ASSIGNMENT » Return, exactly as written, every line from the first line of the data below through the line that contains "Mei values it".

Dataset items:
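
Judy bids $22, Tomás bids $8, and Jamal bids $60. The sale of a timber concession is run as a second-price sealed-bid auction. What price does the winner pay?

Ranking the bids: Jamal $60; Judy $22; Tomás $8.
Jamal has the highest bid, so Jamal wins.
The second-highest bid is $22, so that is what Jamal pays.

The winner pays $22.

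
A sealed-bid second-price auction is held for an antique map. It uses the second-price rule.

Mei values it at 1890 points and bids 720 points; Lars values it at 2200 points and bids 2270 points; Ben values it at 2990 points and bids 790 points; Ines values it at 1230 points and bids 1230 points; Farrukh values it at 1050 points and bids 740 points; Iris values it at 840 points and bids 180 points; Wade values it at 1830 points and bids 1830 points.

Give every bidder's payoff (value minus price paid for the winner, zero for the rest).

Ranking the bids: Lars 2270 points, then Wade 1830 points, then Ines 1230 points, then Ben 790 points, then Farrukh 740 points, then Mei 720 points, then Iris 180 points.
Lars has the top bid and wins; the price is the second-highest bid, 1830 points.
Lars's payoff = 2200 points − 1830 points = 370 points. All other bidders lose, so their payoff is 0.

Payoffs: Mei 0 points, Lars 370 points, Ben 0 points, Ines 0 points, Farrukh 0 points, Iris 0 points, Wade 0 points.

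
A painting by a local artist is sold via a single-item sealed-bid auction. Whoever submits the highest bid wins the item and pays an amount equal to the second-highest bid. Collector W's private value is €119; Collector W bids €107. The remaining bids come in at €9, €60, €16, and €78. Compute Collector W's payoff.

Highest competing bid: €78.
Collector W's bid €107 is the highest overall, so Collector W wins and pays the second-highest bid, €78.
Payoff = value − price = €119 − €78 = €41.

Payoff = €41.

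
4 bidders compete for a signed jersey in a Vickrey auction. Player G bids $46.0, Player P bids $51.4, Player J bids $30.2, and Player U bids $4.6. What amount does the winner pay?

The winner pays $46.0.

Ranking the bids: Player P $51.4; Player G $46.0; Player J $30.2; Player U $4.6.
Player P has the highest bid, so Player P wins.
The second-highest bid is $46.0, so that is what Player P pays.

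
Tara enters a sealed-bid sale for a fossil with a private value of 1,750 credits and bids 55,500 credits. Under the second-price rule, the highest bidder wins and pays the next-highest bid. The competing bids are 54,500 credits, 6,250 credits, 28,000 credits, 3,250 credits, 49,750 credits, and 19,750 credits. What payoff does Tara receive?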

TASK SOLUTION »
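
Judy bids $22, Tomás bids $8, and Jamal bids $60. The sale of a timber concession is run as a second-price sealed-bid auction. What price does the winner pay?

Ranking the bids: Jamal $60; Judy $22; Tomás $8.
Jamal has the highest bid, so Jamal wins.
The second-highest bid is $22, so that is what Jamal pays.

The winner pays $22.

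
A sealed-bid second-price auction is held for an antique map. It uses the second-price rule.

Mei values it at 1890 points and bids 720 points; Lars values it at 2200 points and bids 2270 points; Ben values it at 2990 points and bids 790 points; Ines values it at 1230 points and bids 1230 points; Farrukh values it at 1050 points and bids 740 points; Iris values it at 840 points and bids 180 points; Wade values it at 1830 points and bids 1830 points.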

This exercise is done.